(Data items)
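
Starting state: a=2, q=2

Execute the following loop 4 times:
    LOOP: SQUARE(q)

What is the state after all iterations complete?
a=2, q=65536

Iteration trace:
Start: a=2, q=2
After iteration 1: a=2, q=4
After iteration 2: a=2, q=16
After iteration 3: a=2, q=256
After iteration 4: a=2, q=65536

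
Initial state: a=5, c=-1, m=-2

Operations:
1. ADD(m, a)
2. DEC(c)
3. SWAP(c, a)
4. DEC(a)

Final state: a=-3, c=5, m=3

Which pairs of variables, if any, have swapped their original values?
None

Comparing initial and final values:
a: 5 → -3
c: -1 → 5
m: -2 → 3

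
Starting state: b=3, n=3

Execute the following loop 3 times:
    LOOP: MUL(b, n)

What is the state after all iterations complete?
b=81, n=3

Iteration trace:
Start: b=3, n=3
After iteration 1: b=9, n=3
After iteration 2: b=27, n=3
After iteration 3: b=81, n=3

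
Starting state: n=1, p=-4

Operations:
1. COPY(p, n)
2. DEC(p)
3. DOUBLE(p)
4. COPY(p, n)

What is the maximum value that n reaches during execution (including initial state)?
1

Values of n at each step:
Initial: n = 1 ← maximum
After step 1: n = 1
After step 2: n = 1
After step 3: n = 1
After step 4: n = 1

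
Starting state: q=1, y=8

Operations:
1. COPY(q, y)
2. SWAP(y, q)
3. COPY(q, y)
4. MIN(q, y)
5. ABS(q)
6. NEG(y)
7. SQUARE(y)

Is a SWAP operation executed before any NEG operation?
Yes

First SWAP: step 2
First NEG: step 6
Since 2 < 6, SWAP comes first.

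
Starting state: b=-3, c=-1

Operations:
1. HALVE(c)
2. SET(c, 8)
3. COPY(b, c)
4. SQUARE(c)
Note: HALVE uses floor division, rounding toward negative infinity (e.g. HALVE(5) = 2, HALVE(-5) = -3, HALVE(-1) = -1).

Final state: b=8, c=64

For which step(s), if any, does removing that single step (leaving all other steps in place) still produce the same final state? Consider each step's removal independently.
Step(s) 1

Testing removal of each single step:
Without step 1: final = b=8, c=64 (same)
Without step 2: final = b=-1, c=1 (different)
Without step 3: final = b=-3, c=64 (different)
Without step 4: final = b=8, c=8 (different)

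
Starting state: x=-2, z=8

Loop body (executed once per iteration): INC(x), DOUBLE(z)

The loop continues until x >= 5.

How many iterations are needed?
7

Tracing iterations:
Initial: x=-2, z=8
After iteration 1: x=-1, z=16
After iteration 2: x=0, z=32
After iteration 3: x=1, z=64
After iteration 4: x=2, z=128
After iteration 5: x=3, z=256
After iteration 6: x=4, z=512
After iteration 7: x=5, z=1024
x >= 5 now holds, so the loop exits after 7 iterations.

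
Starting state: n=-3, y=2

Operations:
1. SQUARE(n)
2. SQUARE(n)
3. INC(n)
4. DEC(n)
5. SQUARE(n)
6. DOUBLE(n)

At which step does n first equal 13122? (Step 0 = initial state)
Step 6

Tracing n:
Initial: n = -3
After step 1: n = 9
After step 2: n = 81
After step 3: n = 82
After step 4: n = 81
After step 5: n = 6561
After step 6: n = 13122 ← first occurrence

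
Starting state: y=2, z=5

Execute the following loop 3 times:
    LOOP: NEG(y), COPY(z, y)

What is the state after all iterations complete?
y=-2, z=-2

Iteration trace:
Start: y=2, z=5
After iteration 1: y=-2, z=-2
After iteration 2: y=2, z=2
After iteration 3: y=-2, z=-2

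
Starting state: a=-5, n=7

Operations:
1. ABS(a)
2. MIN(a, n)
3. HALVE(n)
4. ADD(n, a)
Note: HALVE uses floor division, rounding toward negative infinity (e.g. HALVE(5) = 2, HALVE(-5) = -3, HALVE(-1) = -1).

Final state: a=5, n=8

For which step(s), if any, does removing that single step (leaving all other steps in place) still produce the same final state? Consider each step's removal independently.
Step(s) 2

Testing removal of each single step:
Without step 1: final = a=-5, n=-2 (different)
Without step 2: final = a=5, n=8 (same)
Without step 3: final = a=5, n=12 (different)
Without step 4: final = a=5, n=3 (different)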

» **WHAT YOU SHOULD DO**
Starting at the line above that contains "Starting state: b=-3, c=-1", repeat each line exactly up to and including the line that contains "The loop continues until x >= 5.", and stop there.

» **ANSWER BOX**
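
Starting state: b=-3, c=-1

Operations:
1. HALVE(c)
2. SET(c, 8)
3. COPY(b, c)
4. SQUARE(c)
Note: HALVE uses floor division, rounding toward negative infinity (e.g. HALVE(5) = 2, HALVE(-5) = -3, HALVE(-1) = -1).

Final state: b=8, c=64

For which step(s), if any, does removing that single step (leaving all other steps in place) still produce the same final state? Consider each step's removal independently.
Step(s) 1

Testing removal of each single step:
Without step 1: final = b=8, c=64 (same)
Without step 2: final = b=-1, c=1 (different)
Without step 3: final = b=-3, c=64 (different)
Without step 4: final = b=8, c=8 (different)

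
Starting state: x=-2, z=8

Loop body (executed once per iteration): INC(x), DOUBLE(z)

The loop continues until x >= 5.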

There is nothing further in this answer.